Exact reproduction of all the data is needed.

-- Recorded information follows --

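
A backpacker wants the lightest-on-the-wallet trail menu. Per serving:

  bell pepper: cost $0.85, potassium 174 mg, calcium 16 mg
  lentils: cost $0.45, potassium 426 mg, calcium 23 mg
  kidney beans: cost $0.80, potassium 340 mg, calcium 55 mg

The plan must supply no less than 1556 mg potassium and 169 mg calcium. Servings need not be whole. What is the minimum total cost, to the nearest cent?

$2.67

bell pepper only: max(1556/174, 169/16) = 10.56 servings → $8.98.
lentils only: max(1556/426, 169/23) = 7.348 servings → $3.31.
kidney beans only: max(1556/340, 169/55) = 4.576 servings → $3.66.
bell pepper + lentils with both targets exact would need a negative amount; discard.
bell pepper + kidney beans with both tight: 6.809 servings and 1.092 servings → $6.66.
lentils + kidney beans with both tight: 1.801 servings and 2.319 servings → $2.67.
Cheapest feasible corner: $2.67.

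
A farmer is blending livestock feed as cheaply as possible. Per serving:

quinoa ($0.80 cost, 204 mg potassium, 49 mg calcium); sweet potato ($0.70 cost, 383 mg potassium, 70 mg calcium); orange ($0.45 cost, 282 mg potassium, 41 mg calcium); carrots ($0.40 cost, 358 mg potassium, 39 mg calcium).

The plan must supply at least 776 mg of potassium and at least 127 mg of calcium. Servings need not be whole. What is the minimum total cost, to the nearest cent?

Check every corner: each single food scaled to meet both minima, and each pair solved so both constraints bind.
quinoa only: max(776/204, 127/49) = 3.804 servings → $3.04.
sweet potato only: max(776/383, 127/70) = 2.026 servings → $1.42.
orange only: max(776/282, 127/41) = 3.098 servings → $1.39.
carrots only: max(776/358, 127/39) = 3.256 servings → $1.30.
quinoa + sweet potato with both targets exact would need a negative amount; discard.
quinoa + orange with both tight: 0.733 servings and 2.221 servings → $1.59.
quinoa + carrots with both tight: 1.586 servings and 1.264 servings → $1.77.
sweet potato + orange with both tight: 0.9903 servings and 1.407 servings → $1.33.
sweet potato + carrots with both tight: 1.502 servings and 0.561 servings → $1.28.
orange + carrots: the both-tight solution has a negative serving — not a feasible corner.
The minimum over all feasible corners is $1.28.

$1.28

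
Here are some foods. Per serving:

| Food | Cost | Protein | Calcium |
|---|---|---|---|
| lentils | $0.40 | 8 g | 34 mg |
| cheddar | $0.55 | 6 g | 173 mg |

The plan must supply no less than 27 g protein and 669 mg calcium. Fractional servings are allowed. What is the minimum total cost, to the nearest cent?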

-- Recorded information concluded --

#### [Exercise answer]
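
A backpacker wants the lightest-on-the-wallet trail menu. Per serving:

  bell pepper: cost $0.85, potassium 174 mg, calcium 16 mg
  lentils: cost $0.45, potassium 426 mg, calcium 23 mg
  kidney beans: cost $0.80, potassium 340 mg, calcium 55 mg

The plan must supply no less than 1556 mg potassium and 169 mg calcium. Servings need not be whole. What is the minimum total cost, to the nearest cent?

$2.67

bell pepper only: max(1556/174, 169/16) = 10.56 servings → $8.98.
lentils only: max(1556/426, 169/23) = 7.348 servings → $3.31.
kidney beans only: max(1556/340, 169/55) = 4.576 servings → $3.66.
bell pepper + lentils with both targets exact would need a negative amount; discard.
bell pepper + kidney beans with both tight: 6.809 servings and 1.092 servings → $6.66.
lentils + kidney beans with both tight: 1.801 servings and 2.319 servings → $2.67.
Cheapest feasible corner: $2.67.

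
A farmer is blending livestock feed as cheaply as possible. Per serving:

quinoa ($0.80 cost, 204 mg potassium, 49 mg calcium); sweet potato ($0.70 cost, 383 mg potassium, 70 mg calcium); orange ($0.45 cost, 282 mg potassium, 41 mg calcium); carrots ($0.40 cost, 358 mg potassium, 39 mg calcium).

The plan must supply at least 776 mg of potassium and at least 127 mg of calcium. Servings need not be whole. What is the minimum total cost, to the nearest cent?

Check every corner: each single food scaled to meet both minima, and each pair solved so both constraints bind.
quinoa only: max(776/204, 127/49) = 3.804 servings → $3.04.
sweet potato only: max(776/383, 127/70) = 2.026 servings → $1.42.
orange only: max(776/282, 127/41) = 3.098 servings → $1.39.
carrots only: max(776/358, 127/39) = 3.256 servings → $1.30.
quinoa + sweet potato with both targets exact would need a negative amount; discard.
quinoa + orange with both tight: 0.733 servings and 2.221 servings → $1.59.
quinoa + carrots with both tight: 1.586 servings and 1.264 servings → $1.77.
sweet potato + orange with both tight: 0.9903 servings and 1.407 servings → $1.33.
sweet potato + carrots with both tight: 1.502 servings and 0.561 servings → $1.28.
orange + carrots: the both-tight solution has a negative serving — not a feasible corner.
The minimum over all feasible corners is $1.28.

$1.28

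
Here are some foods. Per serving:

| Food | Cost | Protein | Calcium |
|---|---|---|---|
| lentils | $0.40 | 8 g | 34 mg |
| cheddar | $0.55 | 6 g | 173 mg |

The plan must supply no less than 27 g protein and 669 mg calcium. Fractional servings are allowed. What is the minimum total cost, to the nearest cent?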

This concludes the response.